- _Work request_: Every line of the material is to be repeated exactly as it stands.

>>>

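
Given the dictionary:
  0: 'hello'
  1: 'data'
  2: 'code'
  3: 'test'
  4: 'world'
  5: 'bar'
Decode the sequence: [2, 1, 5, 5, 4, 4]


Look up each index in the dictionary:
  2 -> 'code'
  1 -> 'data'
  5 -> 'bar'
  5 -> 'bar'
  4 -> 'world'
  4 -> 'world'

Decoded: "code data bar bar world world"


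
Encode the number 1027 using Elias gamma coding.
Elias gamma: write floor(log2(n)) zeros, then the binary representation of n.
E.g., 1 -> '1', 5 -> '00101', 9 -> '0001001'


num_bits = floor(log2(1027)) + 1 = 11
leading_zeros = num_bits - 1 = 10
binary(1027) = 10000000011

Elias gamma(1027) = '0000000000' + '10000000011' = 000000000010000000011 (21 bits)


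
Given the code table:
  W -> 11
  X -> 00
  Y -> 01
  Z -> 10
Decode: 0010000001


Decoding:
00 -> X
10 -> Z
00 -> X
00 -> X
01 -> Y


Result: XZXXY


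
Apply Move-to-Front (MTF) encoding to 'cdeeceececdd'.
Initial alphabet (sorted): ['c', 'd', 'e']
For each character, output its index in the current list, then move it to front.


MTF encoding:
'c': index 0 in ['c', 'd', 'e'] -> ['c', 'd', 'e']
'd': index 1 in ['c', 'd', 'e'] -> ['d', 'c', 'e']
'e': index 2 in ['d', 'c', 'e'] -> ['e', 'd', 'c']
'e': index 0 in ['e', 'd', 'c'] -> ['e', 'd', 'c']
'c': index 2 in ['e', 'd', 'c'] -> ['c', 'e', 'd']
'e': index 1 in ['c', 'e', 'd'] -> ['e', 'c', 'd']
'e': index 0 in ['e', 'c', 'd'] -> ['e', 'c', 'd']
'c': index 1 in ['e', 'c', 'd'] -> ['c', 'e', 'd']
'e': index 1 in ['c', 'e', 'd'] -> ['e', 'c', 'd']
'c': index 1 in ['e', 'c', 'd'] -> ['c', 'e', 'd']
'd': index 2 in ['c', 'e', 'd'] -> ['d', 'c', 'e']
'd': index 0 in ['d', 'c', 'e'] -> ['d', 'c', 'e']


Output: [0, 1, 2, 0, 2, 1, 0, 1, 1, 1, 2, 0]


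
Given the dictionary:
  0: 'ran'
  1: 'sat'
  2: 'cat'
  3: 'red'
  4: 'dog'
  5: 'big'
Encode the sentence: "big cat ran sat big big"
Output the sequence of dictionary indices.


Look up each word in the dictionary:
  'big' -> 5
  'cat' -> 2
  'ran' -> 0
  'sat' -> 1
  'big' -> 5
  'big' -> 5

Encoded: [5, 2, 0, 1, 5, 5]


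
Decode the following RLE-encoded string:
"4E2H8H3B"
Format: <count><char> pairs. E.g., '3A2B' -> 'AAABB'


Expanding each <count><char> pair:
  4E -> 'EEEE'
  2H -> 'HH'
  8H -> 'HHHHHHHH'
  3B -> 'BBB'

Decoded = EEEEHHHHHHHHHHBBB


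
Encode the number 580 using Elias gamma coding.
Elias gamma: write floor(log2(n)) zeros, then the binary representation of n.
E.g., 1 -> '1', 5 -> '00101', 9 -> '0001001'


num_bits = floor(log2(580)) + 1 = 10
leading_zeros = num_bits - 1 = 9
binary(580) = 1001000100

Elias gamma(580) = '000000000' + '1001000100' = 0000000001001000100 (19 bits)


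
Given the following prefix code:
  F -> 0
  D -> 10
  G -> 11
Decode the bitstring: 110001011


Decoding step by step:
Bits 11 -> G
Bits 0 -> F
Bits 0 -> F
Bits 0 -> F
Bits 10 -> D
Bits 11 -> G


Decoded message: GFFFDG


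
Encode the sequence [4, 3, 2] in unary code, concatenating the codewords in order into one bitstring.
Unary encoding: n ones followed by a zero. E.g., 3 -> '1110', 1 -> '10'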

<<<

- _Result below_:
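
Given the dictionary:
  0: 'hello'
  1: 'data'
  2: 'code'
  3: 'test'
  4: 'world'
  5: 'bar'
Decode the sequence: [2, 1, 5, 5, 4, 4]


Look up each index in the dictionary:
  2 -> 'code'
  1 -> 'data'
  5 -> 'bar'
  5 -> 'bar'
  4 -> 'world'
  4 -> 'world'

Decoded: "code data bar bar world world"


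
Encode the number 1027 using Elias gamma coding.
Elias gamma: write floor(log2(n)) zeros, then the binary representation of n.
E.g., 1 -> '1', 5 -> '00101', 9 -> '0001001'


num_bits = floor(log2(1027)) + 1 = 11
leading_zeros = num_bits - 1 = 10
binary(1027) = 10000000011

Elias gamma(1027) = '0000000000' + '10000000011' = 000000000010000000011 (21 bits)


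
Given the code table:
  W -> 11
  X -> 00
  Y -> 01
  Z -> 10
Decode: 0010000001


Decoding:
00 -> X
10 -> Z
00 -> X
00 -> X
01 -> Y


Result: XZXXY


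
Apply Move-to-Front (MTF) encoding to 'cdeeceececdd'.
Initial alphabet (sorted): ['c', 'd', 'e']
For each character, output its index in the current list, then move it to front.


MTF encoding:
'c': index 0 in ['c', 'd', 'e'] -> ['c', 'd', 'e']
'd': index 1 in ['c', 'd', 'e'] -> ['d', 'c', 'e']
'e': index 2 in ['d', 'c', 'e'] -> ['e', 'd', 'c']
'e': index 0 in ['e', 'd', 'c'] -> ['e', 'd', 'c']
'c': index 2 in ['e', 'd', 'c'] -> ['c', 'e', 'd']
'e': index 1 in ['c', 'e', 'd'] -> ['e', 'c', 'd']
'e': index 0 in ['e', 'c', 'd'] -> ['e', 'c', 'd']
'c': index 1 in ['e', 'c', 'd'] -> ['c', 'e', 'd']
'e': index 1 in ['c', 'e', 'd'] -> ['e', 'c', 'd']
'c': index 1 in ['e', 'c', 'd'] -> ['c', 'e', 'd']
'd': index 2 in ['c', 'e', 'd'] -> ['d', 'c', 'e']
'd': index 0 in ['d', 'c', 'e'] -> ['d', 'c', 'e']


Output: [0, 1, 2, 0, 2, 1, 0, 1, 1, 1, 2, 0]


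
Given the dictionary:
  0: 'ran'
  1: 'sat'
  2: 'cat'
  3: 'red'
  4: 'dog'
  5: 'big'
Encode the sentence: "big cat ran sat big big"
Output the sequence of dictionary indices.


Look up each word in the dictionary:
  'big' -> 5
  'cat' -> 2
  'ran' -> 0
  'sat' -> 1
  'big' -> 5
  'big' -> 5

Encoded: [5, 2, 0, 1, 5, 5]


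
Decode the following RLE-encoded string:
"4E2H8H3B"
Format: <count><char> pairs. E.g., '3A2B' -> 'AAABB'


Expanding each <count><char> pair:
  4E -> 'EEEE'
  2H -> 'HH'
  8H -> 'HHHHHHHH'
  3B -> 'BBB'

Decoded = EEEEHHHHHHHHHHBBB


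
Encode the number 580 using Elias gamma coding.
Elias gamma: write floor(log2(n)) zeros, then the binary representation of n.
E.g., 1 -> '1', 5 -> '00101', 9 -> '0001001'


num_bits = floor(log2(580)) + 1 = 10
leading_zeros = num_bits - 1 = 9
binary(580) = 1001000100

Elias gamma(580) = '000000000' + '1001000100' = 0000000001001000100 (19 bits)


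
Given the following prefix code:
  F -> 0
  D -> 10
  G -> 11
Decode the bitstring: 110001011


Decoding step by step:
Bits 11 -> G
Bits 0 -> F
Bits 0 -> F
Bits 0 -> F
Bits 10 -> D
Bits 11 -> G


Decoded message: GFFFDG


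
Encode the sequence [4, 3, 2] in unary code, concatenating the codewords in order into one bitstring.
Unary encoding: n ones followed by a zero. E.g., 3 -> '1110', 1 -> '10'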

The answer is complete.